Task description –
Only a number is expected: the count of lines in the listing where "Answer" occurs.

Dataset records –
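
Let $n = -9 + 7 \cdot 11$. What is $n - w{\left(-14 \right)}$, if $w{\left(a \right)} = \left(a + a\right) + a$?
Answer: $110$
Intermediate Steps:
$w{\left(a \right)} = 3 a$ ($w{\left(a \right)} = 2 a + a = 3 a$)
$n = 68$ ($n = -9 + 77 = 68$)
$n - w{\left(-14 \right)} = 68 - 3 \left(-14\right) = 68 - -42 = 68 + 42 = 110$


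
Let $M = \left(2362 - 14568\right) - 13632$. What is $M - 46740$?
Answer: $-72578$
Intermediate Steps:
$M = -25838$ ($M = -12206 - 13632 = -25838$)
$M - 46740 = -25838 - 46740 = -72578$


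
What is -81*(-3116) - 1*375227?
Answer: -122831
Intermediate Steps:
-81*(-3116) - 1*375227 = 252396 - 375227 = -122831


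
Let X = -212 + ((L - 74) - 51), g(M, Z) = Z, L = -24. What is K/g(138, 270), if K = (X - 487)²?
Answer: 359552/135 ≈ 2663.3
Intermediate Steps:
X = -361 (X = -212 + ((-24 - 74) - 51) = -212 + (-98 - 51) = -212 - 149 = -361)
K = 719104 (K = (-361 - 487)² = (-848)² = 719104)
K/g(138, 270) = 719104/270 = 719104*(1/270) = 359552/135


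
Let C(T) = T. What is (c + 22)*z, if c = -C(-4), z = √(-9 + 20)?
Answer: 26*√11 ≈ 86.232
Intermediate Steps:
z = √11 ≈ 3.3166
c = 4 (c = -1*(-4) = 4)
(c + 22)*z = (4 + 22)*√11 = 26*√11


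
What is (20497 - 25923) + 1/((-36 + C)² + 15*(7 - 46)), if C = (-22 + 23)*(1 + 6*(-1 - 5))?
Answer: -24178255/4456 ≈ -5426.0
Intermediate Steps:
C = -35 (C = 1*(1 + 6*(-6)) = 1*(1 - 36) = 1*(-35) = -35)
(20497 - 25923) + 1/((-36 + C)² + 15*(7 - 46)) = (20497 - 25923) + 1/((-36 - 35)² + 15*(7 - 46)) = -5426 + 1/((-71)² + 15*(-39)) = -5426 + 1/(5041 - 585) = -5426 + 1/4456 = -24178255/4456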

Task result –
6